§ Exercise aim: In full and word for word, copy the records that follow.

____ Information given

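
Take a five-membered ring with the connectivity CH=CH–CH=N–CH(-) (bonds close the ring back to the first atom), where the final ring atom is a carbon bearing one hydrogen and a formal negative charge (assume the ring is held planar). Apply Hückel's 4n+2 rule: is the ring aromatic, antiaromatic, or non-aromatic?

All ring atoms are sp² and supply a p orbital to the ring (the double-bond atoms are sp², each contributing one p electron; the doubly-bonded nitrogens are pyridine-type — their lone pairs lie in the ring plane, leaving one electron in the p orbital; the carbanion's lone pair occupies the p orbital); the conjugation is uninterrupted.
Tallying contributions gives 2 × 2 = 4 from the double-bond units + 2 from the CH(-) atom = 6.
Since 6 = 4·1 + 2, the ring meets the 4n+2 criterion.

Aromatic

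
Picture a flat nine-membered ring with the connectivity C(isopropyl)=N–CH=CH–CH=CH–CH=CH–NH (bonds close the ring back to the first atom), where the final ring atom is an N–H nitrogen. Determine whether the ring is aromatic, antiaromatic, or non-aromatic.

All ring atoms are sp² and supply a p orbital to the ring (each doubly-bonded ring atom is sp² with one p-orbital electron; the doubly-bonded nitrogens are pyridine-type — their lone pairs lie in the ring plane, leaving one electron in the p orbital; the pyrrole-type nitrogen donates its lone pair from the p orbital); the conjugation is uninterrupted.
Counting π electrons: 4 × 2 = 8 from the double-bond units + 2 from the NH atom = 10.
With 10 π electrons (n = 2), the Hückel 4n+2 condition holds.

Aromatic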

________

§ Answer for the task:
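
Take a five-membered ring with the connectivity CH=CH–CH=N–CH(-) (bonds close the ring back to the first atom), where the final ring atom is a carbon bearing one hydrogen and a formal negative charge (assume the ring is held planar). Apply Hückel's 4n+2 rule: is the ring aromatic, antiaromatic, or non-aromatic?

All ring atoms are sp² and supply a p orbital to the ring (the double-bond atoms are sp², each contributing one p electron; the doubly-bonded nitrogens are pyridine-type — their lone pairs lie in the ring plane, leaving one electron in the p orbital; the carbanion's lone pair occupies the p orbital); the conjugation is uninterrupted.
Tallying contributions gives 2 × 2 = 4 from the double-bond units + 2 from the CH(-) atom = 6.
Since 6 = 4·1 + 2, the ring meets the 4n+2 criterion.

Aromatic

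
Picture a flat nine-membered ring with the connectivity C(isopropyl)=N–CH=CH–CH=CH–CH=CH–NH (bonds close the ring back to the first atom), where the final ring atom is an N–H nitrogen. Determine whether the ring is aromatic, antiaromatic, or non-aromatic.

All ring atoms are sp² and supply a p orbital to the ring (each doubly-bonded ring atom is sp² with one p-orbital electron; the doubly-bonded nitrogens are pyridine-type — their lone pairs lie in the ring plane, leaving one electron in the p orbital; the pyrrole-type nitrogen donates its lone pair from the p orbital); the conjugation is uninterrupted.
Counting π electrons: 4 × 2 = 8 from the double-bond units + 2 from the NH atom = 10.
With 10 π electrons (n = 2), the Hückel 4n+2 condition holds.

Aromatic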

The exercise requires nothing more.